DATA IN THIS EXERCISE
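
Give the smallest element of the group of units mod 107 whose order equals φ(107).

2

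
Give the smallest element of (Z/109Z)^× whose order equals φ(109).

φ(109) = 109 − 1 = 108 = 2^2 · 3^3.
g is a primitive root iff g^(108/q) ≢ 1 (mod 109) for each prime q ∈ {2, 3}.
g = 2: 2^54 ≡ 108; 2^36 ≡ 1 — hits 1, so not a primitive root.
g = 3: 3^54 ≡ 1 — hits 1, so not a primitive root.
g = 4: 4^54 ≡ 1 — hits 1, so not a primitive root.
g = 5: 5^54 ≡ 1 — hits 1, so not a primitive root.
g = 6: 6^54 ≡ 108; 6^36 ≡ 63 — none is 1, so 6 is a primitive root.
Hence the least primitive root of 109 is 6.

6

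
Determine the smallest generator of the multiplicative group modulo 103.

φ(103) = 103 − 1 = 102 = 2 · 3 · 17.
Test candidates g = 2, 3, … against the prime factors q ∈ {2, 3, 17} of φ(103): g is a generator iff g^(102/q) ≢ 1 for every such q.
g = 2: 2^51 ≡ 1 — hits 1, so not a primitive root.
g = 3: 3^51 ≡ 102; 3^34 ≡ 1 — hits 1, so not a primitive root.
g = 4: 4^51 ≡ 1 — hits 1, so not a primitive root.
g = 5: 5^51 ≡ 102; 5^34 ≡ 56; 5^6 ≡ 72 — none is 1, so 5 is a primitive root.
Hence the least primitive root of 103 is 5.

5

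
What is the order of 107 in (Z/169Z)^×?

39

ord(107) | φ(169) = φ(13^2) = 13·(13−1) = 156 = 2^2 · 3 · 13.
Divisors of 156: 1, 2, 3, 4, 6, 12, 13, 26, 39, 52, 78, 156.
Compute 107^d (mod 169) for the divisors d until we hit 1:
107^1 ≡ 107
107^2 ≡ 126
107^3 ≡ 131
107^4 ≡ 159
107^6 ≡ 92
107^12 ≡ 14
107^13 ≡ 146
107^26 ≡ 22
107^39 ≡ 1
Therefore the multiplicative order of 107 modulo 169 is 39.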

YOUR ASSIGNMENT
A verbatim output of all the data above is needed.

FINISHED TASK
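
Give the smallest element of the group of units mod 107 whose order equals φ(107).

2

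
Give the smallest element of (Z/109Z)^× whose order equals φ(109).

φ(109) = 109 − 1 = 108 = 2^2 · 3^3.
g is a primitive root iff g^(108/q) ≢ 1 (mod 109) for each prime q ∈ {2, 3}.
g = 2: 2^54 ≡ 108; 2^36 ≡ 1 — hits 1, so not a primitive root.
g = 3: 3^54 ≡ 1 — hits 1, so not a primitive root.
g = 4: 4^54 ≡ 1 — hits 1, so not a primitive root.
g = 5: 5^54 ≡ 1 — hits 1, so not a primitive root.
g = 6: 6^54 ≡ 108; 6^36 ≡ 63 — none is 1, so 6 is a primitive root.
Hence the least primitive root of 109 is 6.

6

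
Determine the smallest generator of the multiplicative group modulo 103.

φ(103) = 103 − 1 = 102 = 2 · 3 · 17.
Test candidates g = 2, 3, … against the prime factors q ∈ {2, 3, 17} of φ(103): g is a generator iff g^(102/q) ≢ 1 for every such q.
g = 2: 2^51 ≡ 1 — hits 1, so not a primitive root.
g = 3: 3^51 ≡ 102; 3^34 ≡ 1 — hits 1, so not a primitive root.
g = 4: 4^51 ≡ 1 — hits 1, so not a primitive root.
g = 5: 5^51 ≡ 102; 5^34 ≡ 56; 5^6 ≡ 72 — none is 1, so 5 is a primitive root.
Hence the least primitive root of 103 is 5.

5

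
What is the order of 107 in (Z/169Z)^×?

39

ord(107) | φ(169) = φ(13^2) = 13·(13−1) = 156 = 2^2 · 3 · 13.
Divisors of 156: 1, 2, 3, 4, 6, 12, 13, 26, 39, 52, 78, 156.
Compute 107^d (mod 169) for the divisors d until we hit 1:
107^1 ≡ 107
107^2 ≡ 126
107^3 ≡ 131
107^4 ≡ 159
107^6 ≡ 92
107^12 ≡ 14
107^13 ≡ 146
107^26 ≡ 22
107^39 ≡ 1
Therefore the multiplicative order of 107 modulo 169 is 39.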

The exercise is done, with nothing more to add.